* Exercise prompt *
Each line from the one holding "Find the limit of z^3*ln(z) as z -> 0^+." to the end of the listing below must be given again exactly as it appears.

━━━━

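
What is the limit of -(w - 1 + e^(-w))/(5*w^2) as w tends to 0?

-1/10

Direct substitution gives 0/0.
Apply L'Hôpital: lim (1 - e^(-w))/(-10*w), still 0/0.
After 2 applications of L'Hôpital's rule the quotient is (e^(-w))/(-10); substituting w = 0 gives -1/10.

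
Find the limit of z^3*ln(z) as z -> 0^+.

This is a 0·(−∞) form. Rewrite as 1·ln(z) / z^(−3) and apply L'Hôpital:
the derivative quotient is 1·(1/z) / (−3·z^(−4)) = (-1/3)·z^3 → 0.

0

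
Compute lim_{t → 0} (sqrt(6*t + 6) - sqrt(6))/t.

√(6)/2

Substitution gives 0/0. Multiply numerator and denominator by the conjugate √(6 + 6t) + √6.
The numerator becomes (6 + 6t) − 6 = 6t, so the expression simplifies to 6/(√(6 + 6t) + √6).
Letting t → 0 gives 6/(2√6) = √(6)/2.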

━━━━

* Exercise solution *
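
Find the limit of z^3*ln(z) as z -> 0^+.

This is a 0·(−∞) form. Rewrite as 1·ln(z) / z^(−3) and apply L'Hôpital:
the derivative quotient is 1·(1/z) / (−3·z^(−4)) = (-1/3)·z^3 → 0.

0

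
Compute lim_{t → 0} (sqrt(6*t + 6) - sqrt(6))/t.

√(6)/2

Substitution gives 0/0. Multiply numerator and denominator by the conjugate √(6 + 6t) + √6.
The numerator becomes (6 + 6t) − 6 = 6t, so the expression simplifies to 6/(√(6 + 6t) + √6).
Letting t → 0 gives 6/(2√6) = √(6)/2.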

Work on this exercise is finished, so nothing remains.